═══ DATA FOR THIS EXERCISE ═══
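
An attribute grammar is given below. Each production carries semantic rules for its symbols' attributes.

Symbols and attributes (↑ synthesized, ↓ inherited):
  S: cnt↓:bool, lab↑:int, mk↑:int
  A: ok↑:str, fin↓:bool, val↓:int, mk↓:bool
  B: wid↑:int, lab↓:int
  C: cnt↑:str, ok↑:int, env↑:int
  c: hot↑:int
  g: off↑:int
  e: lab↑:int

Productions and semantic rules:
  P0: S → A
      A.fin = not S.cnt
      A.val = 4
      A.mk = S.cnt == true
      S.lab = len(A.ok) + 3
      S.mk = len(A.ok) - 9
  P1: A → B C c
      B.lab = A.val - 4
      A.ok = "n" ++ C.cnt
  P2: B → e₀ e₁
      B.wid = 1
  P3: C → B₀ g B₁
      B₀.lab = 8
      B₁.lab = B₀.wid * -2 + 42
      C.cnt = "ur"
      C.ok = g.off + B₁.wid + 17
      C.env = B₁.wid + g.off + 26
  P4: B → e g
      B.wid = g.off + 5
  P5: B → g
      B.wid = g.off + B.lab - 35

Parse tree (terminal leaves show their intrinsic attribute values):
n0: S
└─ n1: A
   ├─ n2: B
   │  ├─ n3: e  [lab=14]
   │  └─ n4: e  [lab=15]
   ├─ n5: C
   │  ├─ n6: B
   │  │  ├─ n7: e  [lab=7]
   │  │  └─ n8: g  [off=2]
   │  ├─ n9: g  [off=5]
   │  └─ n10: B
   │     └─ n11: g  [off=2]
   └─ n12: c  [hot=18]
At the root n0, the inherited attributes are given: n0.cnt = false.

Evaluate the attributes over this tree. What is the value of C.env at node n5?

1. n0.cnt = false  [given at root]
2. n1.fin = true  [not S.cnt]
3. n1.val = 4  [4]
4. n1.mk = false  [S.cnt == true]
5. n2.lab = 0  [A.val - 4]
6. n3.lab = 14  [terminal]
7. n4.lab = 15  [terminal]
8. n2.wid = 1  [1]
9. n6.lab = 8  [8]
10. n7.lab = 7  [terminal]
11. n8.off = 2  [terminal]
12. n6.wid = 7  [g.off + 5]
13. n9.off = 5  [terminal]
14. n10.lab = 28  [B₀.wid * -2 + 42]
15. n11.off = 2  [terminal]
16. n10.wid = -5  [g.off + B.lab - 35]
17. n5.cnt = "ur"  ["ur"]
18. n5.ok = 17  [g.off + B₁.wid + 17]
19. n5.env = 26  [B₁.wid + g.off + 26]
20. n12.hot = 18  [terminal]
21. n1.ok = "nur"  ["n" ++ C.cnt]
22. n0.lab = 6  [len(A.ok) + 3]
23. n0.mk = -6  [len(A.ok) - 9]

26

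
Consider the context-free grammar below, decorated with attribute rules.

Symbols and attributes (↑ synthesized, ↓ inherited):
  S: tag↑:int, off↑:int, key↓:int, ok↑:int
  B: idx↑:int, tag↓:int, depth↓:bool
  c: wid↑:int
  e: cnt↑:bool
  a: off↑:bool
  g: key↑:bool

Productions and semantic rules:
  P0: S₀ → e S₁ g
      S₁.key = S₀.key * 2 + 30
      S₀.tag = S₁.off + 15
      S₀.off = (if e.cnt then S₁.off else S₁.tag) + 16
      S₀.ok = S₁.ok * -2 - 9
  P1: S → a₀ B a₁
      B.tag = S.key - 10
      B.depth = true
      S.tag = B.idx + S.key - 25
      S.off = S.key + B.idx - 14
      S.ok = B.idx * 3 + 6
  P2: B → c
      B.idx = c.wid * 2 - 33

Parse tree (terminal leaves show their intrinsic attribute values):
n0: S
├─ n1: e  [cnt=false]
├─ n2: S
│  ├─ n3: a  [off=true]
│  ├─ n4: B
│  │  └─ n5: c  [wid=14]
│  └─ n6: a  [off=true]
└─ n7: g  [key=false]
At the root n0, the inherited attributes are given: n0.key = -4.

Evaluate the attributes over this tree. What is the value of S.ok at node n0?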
═══
_PROBLEM TO SOLVE_
Count each line above with "depth"; write only the number.

_SOLUTION FOR THIS TASK_
2